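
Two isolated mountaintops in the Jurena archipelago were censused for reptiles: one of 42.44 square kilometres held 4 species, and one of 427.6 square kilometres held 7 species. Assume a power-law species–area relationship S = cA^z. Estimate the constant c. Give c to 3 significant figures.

z = ln(S₂/S₁) / ln(A₂/A₁) = ln(7/4) / ln(427.6/42.44) = 0.5596 / 2.3101 = 0.2422
c = S₁ / A₁^z = 4 / 42.44^0.2422 = 4 / 2.479 = 1.613

1.61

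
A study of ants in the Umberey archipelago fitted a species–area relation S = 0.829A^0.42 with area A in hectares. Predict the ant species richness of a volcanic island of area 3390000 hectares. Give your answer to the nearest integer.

458

S = 0.829 × 3390000^0.42
ln S = ln 0.829 + 0.42 × ln 3390000 = -0.1875 + 0.42 × 15.0363 = 6.1277
S = e^6.1277 ≈ 458.4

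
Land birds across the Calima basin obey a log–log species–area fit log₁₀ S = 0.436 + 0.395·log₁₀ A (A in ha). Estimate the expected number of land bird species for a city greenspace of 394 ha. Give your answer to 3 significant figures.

S = 2.729 × 394^0.395 = 2.729 × 10.6 ≈ 28.92

28.9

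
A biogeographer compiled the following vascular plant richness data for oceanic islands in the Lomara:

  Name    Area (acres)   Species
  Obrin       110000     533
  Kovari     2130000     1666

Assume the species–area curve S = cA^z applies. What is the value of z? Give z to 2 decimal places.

Taking logs: ln S = ln c + z ln A, so z = (ln S₂ − ln S₁)/(ln A₂ − ln A₁).
z = ln(1666/533) / ln(2130000/110000) = ln(3.126) / ln(19.36) = 1.1397 / 2.9634 = 0.3846

0.38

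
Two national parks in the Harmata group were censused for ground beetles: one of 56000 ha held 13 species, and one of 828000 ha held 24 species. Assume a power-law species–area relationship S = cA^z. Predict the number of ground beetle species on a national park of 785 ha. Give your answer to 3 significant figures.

z = ln(24/13) / ln(828000/56000) = 0.6131 / 2.6937 = 0.2276
c = 13 / 56000^0.2276 = 13 / 12.04 = 1.079
S₃ = 1.079 × 785^0.2276 = 1.079 × 4.559 ≈ 4.922

4.92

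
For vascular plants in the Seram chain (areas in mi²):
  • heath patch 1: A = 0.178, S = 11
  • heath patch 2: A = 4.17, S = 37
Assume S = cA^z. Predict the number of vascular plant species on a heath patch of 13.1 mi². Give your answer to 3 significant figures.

z = ln(37/11) / ln(4.17/0.178) = 1.2130 / 3.1539 = 0.3846
c = 11 / 0.178^0.3846 = 11 / 0.5149 = 21.36
S₃ = 21.36 × 13.1^0.3846 = 21.36 × 2.69 ≈ 57.47

57.5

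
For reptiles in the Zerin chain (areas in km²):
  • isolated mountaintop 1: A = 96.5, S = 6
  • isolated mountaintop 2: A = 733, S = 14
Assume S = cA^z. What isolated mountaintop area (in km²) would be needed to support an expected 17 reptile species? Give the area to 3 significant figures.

z = ln(14/6) / ln(733/96.5) = 0.8473 / 2.0276 = 0.4179
c = 6 / 96.5^0.4179 = 6 / 6.75 = 0.8889
A = (17/0.8889)^(1/0.4179) ⇒ ln A = ln(19.12)/0.4179 = 7.0618
A = e^7.0618 ≈ 1167 km²

1170 km²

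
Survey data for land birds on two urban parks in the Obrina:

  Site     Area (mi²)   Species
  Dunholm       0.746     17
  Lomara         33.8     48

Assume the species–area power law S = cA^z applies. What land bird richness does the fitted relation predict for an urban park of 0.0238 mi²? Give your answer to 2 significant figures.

z = ln(48/17) / ln(33.8/0.746) = 1.0380 / 3.8135 = 0.2722
c = 17 / 0.746^0.2722 = 17 / 0.9233 = 18.41
S₃ = 18.41 × 0.0238^0.2722 = 18.41 × 0.3615 ≈ 6.656

6.7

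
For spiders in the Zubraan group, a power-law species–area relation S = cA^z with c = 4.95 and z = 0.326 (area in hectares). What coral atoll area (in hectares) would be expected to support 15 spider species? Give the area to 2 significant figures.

15 = 4.95 × A^0.326  ⇒  A^0.326 = 15/4.95 = 3.03
ln A = ln(3.03) / 0.326 = 1.1087 / 0.326 = 3.4008
A = e^3.4008 ≈ 29.99 hectares

30 hectares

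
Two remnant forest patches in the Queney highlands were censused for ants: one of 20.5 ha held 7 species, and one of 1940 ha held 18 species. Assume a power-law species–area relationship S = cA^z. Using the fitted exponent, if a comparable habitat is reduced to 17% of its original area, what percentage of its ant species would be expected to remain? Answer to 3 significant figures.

69.2%

z = ln(18/7) / ln(1940/20.5) = 0.9445 / 4.5500 = 0.2076
S_new/S_old = (A_new/A_old)^z = 0.17^0.2076 = exp(0.2076 × -1.7720) = 0.6922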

• • • • • • •

Assigned task:
Give the number of lines above that include "chain". Write nothing else.

Result of this exercise:
2